§ Work to be completed
Reproduce, with no changes, the line that contains "A footing of" and all the lines that come after it in the records.

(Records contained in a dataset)
────────────────────
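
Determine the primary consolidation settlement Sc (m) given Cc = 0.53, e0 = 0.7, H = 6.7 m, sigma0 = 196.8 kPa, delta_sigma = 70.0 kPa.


Using Sc = Cc * H / (1 + e0) * log10((sigma0 + delta_sigma) / sigma0)
Stress ratio = (196.8 + 70.0) / 196.8 = 1.35569
log10(1.35569) = 0.132161
Cc * H / (1 + e0) = 0.53 * 6.7 / (1 + 0.7) = 2.08882
Sc = 2.08882 * 0.132161
Sc = 0.2761 m


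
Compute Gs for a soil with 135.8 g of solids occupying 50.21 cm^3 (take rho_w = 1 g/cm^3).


Using Gs = m_s / (V_s * rho_w)
Since rho_w = 1 g/cm^3:
Gs = 135.8 / 50.21
Gs = 2.705


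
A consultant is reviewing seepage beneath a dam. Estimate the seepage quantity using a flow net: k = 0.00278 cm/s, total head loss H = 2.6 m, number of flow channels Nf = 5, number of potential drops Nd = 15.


Result: 2.409e-05 m^3/s per m

Derivation:
Convert k to m/s for unit consistency with H:
k = 0.00278 cm/s = 0.00278 / 100 m/s = 2.78e-05 m/s
Using q = k * H * Nf / Nd
Nf / Nd = 5 / 15 = 0.3333
q = 2.78e-05 * 2.6 * 0.3333
q = 2.409e-05 m^3/s per m


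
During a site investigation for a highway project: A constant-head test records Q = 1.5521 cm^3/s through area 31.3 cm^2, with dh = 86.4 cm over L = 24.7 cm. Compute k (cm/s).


Compute hydraulic gradient:
i = dh / L = 86.4 / 24.7 = 3.49798
Then apply Darcy's law:
k = Q / (A * i)
k = 1.5521 / (31.3 * 3.49798)
k = 1.5521 / 109.487
k = 0.014176 cm/s


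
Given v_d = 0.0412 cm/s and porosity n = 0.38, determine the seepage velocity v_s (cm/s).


Using v_s = v_d / n
v_s = 0.0412 / 0.38
v_s = 0.10842 cm/s


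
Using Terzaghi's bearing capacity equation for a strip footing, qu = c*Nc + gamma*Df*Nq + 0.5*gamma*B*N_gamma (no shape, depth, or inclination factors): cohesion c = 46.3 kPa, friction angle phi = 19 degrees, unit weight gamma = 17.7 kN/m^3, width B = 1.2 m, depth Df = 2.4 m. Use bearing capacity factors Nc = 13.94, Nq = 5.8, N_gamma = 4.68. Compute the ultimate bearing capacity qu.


Result: 941.51 kPa

Derivation:
Compute qu = c*Nc + gamma*Df*Nq + 0.5*gamma*B*N_gamma
Term 1: 46.3 * 13.94 = 645.422
Term 2: 17.7 * 2.4 * 5.8 = 246.384
Term 3: 0.5 * 17.7 * 1.2 * 4.68 = 49.7016
qu = 645.422 + 246.384 + 49.7016
qu = 941.51 kPa


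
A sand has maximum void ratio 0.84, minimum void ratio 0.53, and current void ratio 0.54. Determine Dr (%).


Result: 96.77 %

Derivation:
Using Dr = (e_max - e) / (e_max - e_min) * 100
e_max - e = 0.84 - 0.54 = 0.3
e_max - e_min = 0.84 - 0.53 = 0.31
Dr = 0.3 / 0.31 * 100
Dr = 96.77 %


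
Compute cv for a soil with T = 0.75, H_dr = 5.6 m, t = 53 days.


Using cv = T * H_dr^2 / t
H_dr^2 = 5.6^2 = 31.36
cv = 0.75 * 31.36 / 53
cv = 0.44377 m^2/day


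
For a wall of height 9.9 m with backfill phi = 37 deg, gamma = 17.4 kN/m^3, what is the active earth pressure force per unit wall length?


Compute active earth pressure coefficient:
Ka = tan^2(45 - phi/2) = tan^2(26.5) = 0.248584
Compute active force:
Pa = 0.5 * Ka * gamma * H^2
Pa = 0.5 * 0.248584 * 17.4 * 9.9^2
Pa = 211.96 kN/m


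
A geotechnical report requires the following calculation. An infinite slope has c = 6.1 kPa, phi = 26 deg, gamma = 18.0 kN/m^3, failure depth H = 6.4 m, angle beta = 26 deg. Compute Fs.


Result: 1.134

Derivation:
Using Fs = c / (gamma*H*sin(beta)*cos(beta)) + tan(phi)/tan(beta)
Cohesion contribution = 6.1 / (18.0*6.4*sin(26)*cos(26))
Cohesion contribution = 0.134393
Friction contribution = tan(26)/tan(26) = 1
Fs = 0.134393 + 1
Fs = 1.134


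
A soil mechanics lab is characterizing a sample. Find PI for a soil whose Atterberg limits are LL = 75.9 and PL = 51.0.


Using PI = LL - PL
PI = 75.9 - 51.0
PI = 24.9


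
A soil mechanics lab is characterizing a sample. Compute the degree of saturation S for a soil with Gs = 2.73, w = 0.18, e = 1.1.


Result: 0.4467

Derivation:
Using S = Gs * w / e
S = 2.73 * 0.18 / 1.1
S = 0.4467


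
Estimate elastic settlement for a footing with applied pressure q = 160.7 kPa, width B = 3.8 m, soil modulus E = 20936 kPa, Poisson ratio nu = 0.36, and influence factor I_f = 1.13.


Result: 28.688 mm

Derivation:
Using Se = q * B * (1 - nu^2) * I_f / E
1 - nu^2 = 1 - 0.36^2 = 0.8704
Se = 160.7 * 3.8 * 0.8704 * 1.13 / 20936
Se = 0.028688 m
Convert to mm: Se = 0.028688 * 1000 = 28.688 mm


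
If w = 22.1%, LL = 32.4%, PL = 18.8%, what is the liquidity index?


Result: 0.243

Derivation:
First compute the plasticity index:
PI = LL - PL = 32.4 - 18.8 = 13.6
Then compute the liquidity index:
LI = (w - PL) / PI
LI = (22.1 - 18.8) / 13.6
LI = 0.243


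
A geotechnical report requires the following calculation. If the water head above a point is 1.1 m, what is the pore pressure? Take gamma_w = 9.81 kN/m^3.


Result: 10.79 kPa

Derivation:
Using u = gamma_w * h_w
u = 9.81 * 1.1
u = 10.79 kPa


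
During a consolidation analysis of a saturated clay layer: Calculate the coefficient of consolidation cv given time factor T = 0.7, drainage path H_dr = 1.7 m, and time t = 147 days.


Using cv = T * H_dr^2 / t
H_dr^2 = 1.7^2 = 2.89
cv = 0.7 * 2.89 / 147
cv = 0.01376 m^2/day


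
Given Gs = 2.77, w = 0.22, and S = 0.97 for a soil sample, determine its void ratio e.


Result: 0.6282

Derivation:
Using the relation e = Gs * w / S
e = 2.77 * 0.22 / 0.97
e = 0.6282


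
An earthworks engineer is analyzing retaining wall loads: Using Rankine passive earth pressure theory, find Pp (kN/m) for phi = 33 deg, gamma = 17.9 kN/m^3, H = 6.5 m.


Result: 1282.69 kN/m

Derivation:
Compute passive earth pressure coefficient:
Kp = tan^2(45 + phi/2) = tan^2(61.5) = 3.39212
Compute passive force:
Pp = 0.5 * Kp * gamma * H^2
Pp = 0.5 * 3.39212 * 17.9 * 6.5^2
Pp = 1282.69 kN/m


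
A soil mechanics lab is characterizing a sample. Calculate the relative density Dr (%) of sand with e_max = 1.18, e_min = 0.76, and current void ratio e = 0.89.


Using Dr = (e_max - e) / (e_max - e_min) * 100
e_max - e = 1.18 - 0.89 = 0.29
e_max - e_min = 1.18 - 0.76 = 0.42
Dr = 0.29 / 0.42 * 100
Dr = 69.05 %


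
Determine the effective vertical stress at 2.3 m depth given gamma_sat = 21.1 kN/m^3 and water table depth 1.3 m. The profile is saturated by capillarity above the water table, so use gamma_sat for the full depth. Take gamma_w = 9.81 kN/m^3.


Total stress = gamma_sat * depth
sigma = 21.1 * 2.3 = 48.53 kPa
Pore water pressure u = gamma_w * (depth - d_wt)
u = 9.81 * (2.3 - 1.3) = 9.81 kPa
Effective stress = sigma - u
sigma' = 48.53 - 9.81 = 38.72 kPa


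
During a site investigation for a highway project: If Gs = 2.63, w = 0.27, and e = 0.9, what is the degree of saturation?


Using S = Gs * w / e
S = 2.63 * 0.27 / 0.9
S = 0.789


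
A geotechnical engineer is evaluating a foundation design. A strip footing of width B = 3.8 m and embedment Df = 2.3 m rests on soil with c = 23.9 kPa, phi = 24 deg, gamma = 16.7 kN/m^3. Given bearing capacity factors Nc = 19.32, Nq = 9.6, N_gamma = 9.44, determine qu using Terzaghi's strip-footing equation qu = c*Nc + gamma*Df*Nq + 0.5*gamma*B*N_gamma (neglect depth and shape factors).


Result: 1130.02 kPa

Derivation:
Compute qu = c*Nc + gamma*Df*Nq + 0.5*gamma*B*N_gamma
Term 1: 23.9 * 19.32 = 461.748
Term 2: 16.7 * 2.3 * 9.6 = 368.736
Term 3: 0.5 * 16.7 * 3.8 * 9.44 = 299.5312
qu = 461.748 + 368.736 + 299.5312
qu = 1130.02 kPa


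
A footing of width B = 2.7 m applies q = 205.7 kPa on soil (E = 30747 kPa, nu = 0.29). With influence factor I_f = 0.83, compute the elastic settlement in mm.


Using Se = q * B * (1 - nu^2) * I_f / E
1 - nu^2 = 1 - 0.29^2 = 0.9159
Se = 205.7 * 2.7 * 0.9159 * 0.83 / 30747
Se = 0.013732 m
Convert to mm: Se = 0.013732 * 1000 = 13.732 mm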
────────────────────
§ Answer to this problem
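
A footing of width B = 2.7 m applies q = 205.7 kPa on soil (E = 30747 kPa, nu = 0.29). With influence factor I_f = 0.83, compute the elastic settlement in mm.


Using Se = q * B * (1 - nu^2) * I_f / E
1 - nu^2 = 1 - 0.29^2 = 0.9159
Se = 205.7 * 2.7 * 0.9159 * 0.83 / 30747
Se = 0.013732 m
Convert to mm: Se = 0.013732 * 1000 = 13.732 mm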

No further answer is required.